» About this task
For the records below, give the number of lines in which "print" appears, and add nothing else.

--- Materials provided Enclosed Below ---

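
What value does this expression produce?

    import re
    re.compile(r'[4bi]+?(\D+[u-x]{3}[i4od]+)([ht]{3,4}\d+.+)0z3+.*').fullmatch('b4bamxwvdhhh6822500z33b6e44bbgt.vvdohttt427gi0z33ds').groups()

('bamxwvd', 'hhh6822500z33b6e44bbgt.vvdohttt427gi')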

--- End of Enclosed Materials provided ---
--- Materials provided Enclosed Below ---

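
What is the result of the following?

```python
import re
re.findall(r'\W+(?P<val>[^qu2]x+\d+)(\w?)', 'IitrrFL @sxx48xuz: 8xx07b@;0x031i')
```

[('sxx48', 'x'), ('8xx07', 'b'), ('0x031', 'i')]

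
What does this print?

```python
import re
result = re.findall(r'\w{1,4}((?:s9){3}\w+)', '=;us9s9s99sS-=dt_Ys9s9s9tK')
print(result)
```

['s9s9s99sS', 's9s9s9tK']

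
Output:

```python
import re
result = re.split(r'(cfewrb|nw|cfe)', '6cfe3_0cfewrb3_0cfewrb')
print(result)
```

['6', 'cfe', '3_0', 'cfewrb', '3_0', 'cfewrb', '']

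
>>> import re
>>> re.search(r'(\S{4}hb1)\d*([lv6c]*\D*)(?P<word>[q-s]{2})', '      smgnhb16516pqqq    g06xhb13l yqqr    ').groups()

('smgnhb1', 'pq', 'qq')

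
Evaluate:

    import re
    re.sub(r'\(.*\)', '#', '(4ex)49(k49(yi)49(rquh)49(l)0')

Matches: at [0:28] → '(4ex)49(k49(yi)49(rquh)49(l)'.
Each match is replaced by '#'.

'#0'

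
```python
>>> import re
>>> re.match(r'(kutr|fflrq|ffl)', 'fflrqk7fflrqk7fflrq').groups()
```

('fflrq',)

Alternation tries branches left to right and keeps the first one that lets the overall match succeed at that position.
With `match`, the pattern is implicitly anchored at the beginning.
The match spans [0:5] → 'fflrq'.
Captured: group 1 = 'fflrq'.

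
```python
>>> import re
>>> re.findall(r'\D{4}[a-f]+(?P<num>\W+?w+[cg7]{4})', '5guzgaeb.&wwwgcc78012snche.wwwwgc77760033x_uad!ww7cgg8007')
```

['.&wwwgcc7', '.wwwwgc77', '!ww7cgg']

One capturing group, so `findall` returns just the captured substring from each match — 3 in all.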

--- End of Enclosed Materials provided ---
--- Materials provided Enclosed Below ---

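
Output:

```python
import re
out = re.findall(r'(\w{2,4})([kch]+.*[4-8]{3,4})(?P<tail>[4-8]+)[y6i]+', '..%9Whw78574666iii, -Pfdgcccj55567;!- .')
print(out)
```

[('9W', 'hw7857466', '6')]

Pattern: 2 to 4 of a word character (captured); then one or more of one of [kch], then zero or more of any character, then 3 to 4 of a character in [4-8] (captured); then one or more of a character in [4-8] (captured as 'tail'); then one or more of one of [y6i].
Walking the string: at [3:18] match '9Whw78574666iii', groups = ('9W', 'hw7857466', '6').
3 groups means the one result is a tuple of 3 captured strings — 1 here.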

--- End of Enclosed Materials provided ---

» Completed task
4